◆ Your assignment: The entries shown below should be output exactly as they appear.

Stored data
____________

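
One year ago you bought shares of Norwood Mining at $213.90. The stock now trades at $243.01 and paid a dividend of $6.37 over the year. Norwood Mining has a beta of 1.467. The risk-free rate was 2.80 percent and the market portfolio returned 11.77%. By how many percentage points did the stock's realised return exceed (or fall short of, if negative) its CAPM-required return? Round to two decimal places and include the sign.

+0.63%

Realised HPR = (P1 + D1 − P0) / P0 = (243.01 + 6.37 − 213.90) / 213.90 = 35.48 / 213.90 = 16.5872%
MRP = 11.77% − 2.80% = 8.97%
CAPM required = R_f + β·MRP = 2.80% + 1.467 × 8.97% = 15.95899%
α = realised − required = 16.5872% − 15.95899% = +0.63%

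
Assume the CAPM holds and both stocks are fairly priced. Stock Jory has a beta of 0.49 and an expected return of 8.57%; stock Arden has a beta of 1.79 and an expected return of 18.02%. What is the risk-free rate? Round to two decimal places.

Both satisfy E(R) = R_f + β·MRP, so the slope of the SML is
MRP = (18.02% − 8.57%) / (1.79 − 0.49) = 9.45% / 1.30 = 7.2692%
R_f = E(R_Jory) − β_Jory·MRP = 8.57% − 0.49 × 7.2692% = 5.0081%

5.01%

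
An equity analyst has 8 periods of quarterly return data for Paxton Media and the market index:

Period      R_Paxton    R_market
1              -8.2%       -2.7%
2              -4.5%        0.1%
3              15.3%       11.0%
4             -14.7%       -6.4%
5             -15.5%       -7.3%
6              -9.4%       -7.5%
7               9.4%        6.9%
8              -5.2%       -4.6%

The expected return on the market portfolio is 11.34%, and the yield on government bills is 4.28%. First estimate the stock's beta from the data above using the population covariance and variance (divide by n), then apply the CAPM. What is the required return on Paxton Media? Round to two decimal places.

15.14%

Mean R_i = (-8.2 − 4.5 + 15.3 − 14.7 − 15.5 − 9.4 + 9.4 − 5.2) / 8 = -4.1000%
Mean R_m = (-2.7 + 0.1 + 11.0 − 6.4 − 7.3 − 7.5 + 6.9 − 4.6) / 8 = -1.3125%
Σ(R_i − R̄_i)(R_m − R̄_m) = 513.4500  ⇒  Cov = 513.4500 / 8 = 64.1813
Σ(R_m − R̄_m)² = 333.7888  ⇒  Var(R_m) = 333.7888 / 8 = 41.7236
β = Cov / Var(R_m) = 64.1813 / 41.7236 = 1.5382
MRP = 11.34% − 4.28% = 7.06%
E(R) = R_f + β × MRP = 4.28% + 1.5382 × 7.06% = 15.14%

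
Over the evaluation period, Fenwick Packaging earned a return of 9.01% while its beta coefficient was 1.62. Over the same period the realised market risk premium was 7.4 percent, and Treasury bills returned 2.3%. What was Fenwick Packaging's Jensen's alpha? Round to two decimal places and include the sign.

CAPM benchmark = R_f + β(R_m − R_f) = 2.3% + 1.62 × 7.4% = 14.2880%
α = actual − benchmark = 9.01% − 14.2880% = -5.28%

-5.28%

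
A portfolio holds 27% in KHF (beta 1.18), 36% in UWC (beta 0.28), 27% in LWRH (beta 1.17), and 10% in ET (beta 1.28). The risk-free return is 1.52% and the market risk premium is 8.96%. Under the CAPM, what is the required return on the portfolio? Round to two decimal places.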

____________

◆ Response area:
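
One year ago you bought shares of Norwood Mining at $213.90. The stock now trades at $243.01 and paid a dividend of $6.37 over the year. Norwood Mining has a beta of 1.467. The risk-free rate was 2.80 percent and the market portfolio returned 11.77%. By how many percentage points did the stock's realised return exceed (or fall short of, if negative) its CAPM-required return? Round to two decimal places and include the sign.

+0.63%

Realised HPR = (P1 + D1 − P0) / P0 = (243.01 + 6.37 − 213.90) / 213.90 = 35.48 / 213.90 = 16.5872%
MRP = 11.77% − 2.80% = 8.97%
CAPM required = R_f + β·MRP = 2.80% + 1.467 × 8.97% = 15.95899%
α = realised − required = 16.5872% − 15.95899% = +0.63%

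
Assume the CAPM holds and both stocks are fairly priced. Stock Jory has a beta of 0.49 and an expected return of 8.57%; stock Arden has a beta of 1.79 and an expected return of 18.02%. What is the risk-free rate? Round to two decimal places.

Both satisfy E(R) = R_f + β·MRP, so the slope of the SML is
MRP = (18.02% − 8.57%) / (1.79 − 0.49) = 9.45% / 1.30 = 7.2692%
R_f = E(R_Jory) − β_Jory·MRP = 8.57% − 0.49 × 7.2692% = 5.0081%

5.01%

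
An equity analyst has 8 periods of quarterly return data for Paxton Media and the market index:

Period      R_Paxton    R_market
1              -8.2%       -2.7%
2              -4.5%        0.1%
3              15.3%       11.0%
4             -14.7%       -6.4%
5             -15.5%       -7.3%
6              -9.4%       -7.5%
7               9.4%        6.9%
8              -5.2%       -4.6%

The expected return on the market portfolio is 11.34%, and the yield on government bills is 4.28%. First estimate the stock's beta from the data above using the population covariance and variance (divide by n), then apply the CAPM. What is the required return on Paxton Media? Round to two decimal places.

15.14%

Mean R_i = (-8.2 − 4.5 + 15.3 − 14.7 − 15.5 − 9.4 + 9.4 − 5.2) / 8 = -4.1000%
Mean R_m = (-2.7 + 0.1 + 11.0 − 6.4 − 7.3 − 7.5 + 6.9 − 4.6) / 8 = -1.3125%
Σ(R_i − R̄_i)(R_m − R̄_m) = 513.4500  ⇒  Cov = 513.4500 / 8 = 64.1813
Σ(R_m − R̄_m)² = 333.7888  ⇒  Var(R_m) = 333.7888 / 8 = 41.7236
β = Cov / Var(R_m) = 64.1813 / 41.7236 = 1.5382
MRP = 11.34% − 4.28% = 7.06%
E(R) = R_f + β × MRP = 4.28% + 1.5382 × 7.06% = 15.14%

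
Over the evaluation period, Fenwick Packaging earned a return of 9.01% while its beta coefficient was 1.62. Over the same period the realised market risk premium was 7.4 percent, and Treasury bills returned 2.3%. What was Fenwick Packaging's Jensen's alpha? Round to two decimal places and include the sign.

CAPM benchmark = R_f + β(R_m − R_f) = 2.3% + 1.62 × 7.4% = 14.2880%
α = actual − benchmark = 9.01% − 14.2880% = -5.28%

-5.28%

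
A portfolio holds 27% in KHF (beta 1.18), 36% in UWC (beta 0.28), 27% in LWRH (beta 1.17), and 10% in ET (beta 1.28). The risk-free return is 1.52% and the market risk premium is 8.96%. Under the CAPM, what is the required return on the portfolio? Round to two decimal places.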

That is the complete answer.